### RECORDED INFORMATION

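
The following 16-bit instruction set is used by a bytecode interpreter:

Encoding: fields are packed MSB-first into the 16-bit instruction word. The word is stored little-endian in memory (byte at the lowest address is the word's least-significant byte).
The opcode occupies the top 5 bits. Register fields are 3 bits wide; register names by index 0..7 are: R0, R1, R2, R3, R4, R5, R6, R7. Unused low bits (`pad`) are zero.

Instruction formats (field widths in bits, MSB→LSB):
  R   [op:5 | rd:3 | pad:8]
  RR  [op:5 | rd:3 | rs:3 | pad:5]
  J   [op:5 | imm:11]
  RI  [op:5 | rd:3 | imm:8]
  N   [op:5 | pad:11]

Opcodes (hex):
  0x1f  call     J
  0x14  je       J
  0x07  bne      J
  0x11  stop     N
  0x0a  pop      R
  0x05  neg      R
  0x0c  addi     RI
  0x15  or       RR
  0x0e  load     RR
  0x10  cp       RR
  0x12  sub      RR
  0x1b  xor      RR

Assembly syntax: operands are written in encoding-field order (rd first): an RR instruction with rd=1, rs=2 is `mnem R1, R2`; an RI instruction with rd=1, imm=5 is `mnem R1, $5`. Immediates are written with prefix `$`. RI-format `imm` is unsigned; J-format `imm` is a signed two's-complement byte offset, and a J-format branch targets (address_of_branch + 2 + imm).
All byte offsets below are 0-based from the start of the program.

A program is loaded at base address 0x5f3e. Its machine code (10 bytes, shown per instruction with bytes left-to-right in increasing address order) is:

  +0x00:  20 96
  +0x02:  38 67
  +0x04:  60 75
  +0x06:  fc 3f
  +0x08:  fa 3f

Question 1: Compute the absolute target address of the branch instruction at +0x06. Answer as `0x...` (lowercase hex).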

...

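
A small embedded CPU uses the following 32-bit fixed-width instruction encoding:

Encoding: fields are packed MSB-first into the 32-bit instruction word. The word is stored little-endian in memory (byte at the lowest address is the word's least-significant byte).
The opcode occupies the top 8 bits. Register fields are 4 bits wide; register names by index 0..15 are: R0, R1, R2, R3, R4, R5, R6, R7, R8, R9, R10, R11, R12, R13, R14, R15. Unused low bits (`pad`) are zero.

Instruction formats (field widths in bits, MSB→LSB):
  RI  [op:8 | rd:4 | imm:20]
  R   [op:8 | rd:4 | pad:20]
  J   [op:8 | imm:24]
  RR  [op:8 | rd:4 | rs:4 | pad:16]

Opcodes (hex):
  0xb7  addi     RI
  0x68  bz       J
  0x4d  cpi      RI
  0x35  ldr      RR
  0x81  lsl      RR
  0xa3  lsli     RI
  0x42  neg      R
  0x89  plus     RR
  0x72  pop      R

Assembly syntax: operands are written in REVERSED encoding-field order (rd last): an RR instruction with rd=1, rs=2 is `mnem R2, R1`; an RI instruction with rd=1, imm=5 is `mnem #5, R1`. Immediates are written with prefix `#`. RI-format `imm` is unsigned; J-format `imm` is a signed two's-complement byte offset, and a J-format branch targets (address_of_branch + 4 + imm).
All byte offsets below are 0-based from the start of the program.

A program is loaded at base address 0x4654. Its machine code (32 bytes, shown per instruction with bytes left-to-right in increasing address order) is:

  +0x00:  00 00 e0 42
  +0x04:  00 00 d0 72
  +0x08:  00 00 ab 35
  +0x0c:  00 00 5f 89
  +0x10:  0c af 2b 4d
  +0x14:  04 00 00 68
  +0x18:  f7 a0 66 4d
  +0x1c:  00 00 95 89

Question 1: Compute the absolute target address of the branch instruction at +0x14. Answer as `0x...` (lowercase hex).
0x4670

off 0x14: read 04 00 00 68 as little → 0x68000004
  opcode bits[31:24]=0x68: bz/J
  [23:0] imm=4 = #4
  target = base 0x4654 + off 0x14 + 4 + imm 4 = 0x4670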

### WORK INSTRUCTION
Both end lines included, restate word for word the lines above from the line with "The following 16-bit" to the line with "Encoding: fields are packed MSB-first into the 16-bit", and nothing else.

### OUTPUT FOR THIS EXERCISE
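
The following 16-bit instruction set is used by a bytecode interpreter:

Encoding: fields are packed MSB-first into the 16-bit instruction word. The word is stored little-endian in memory (byte at the lowest address is the word's least-significant byte).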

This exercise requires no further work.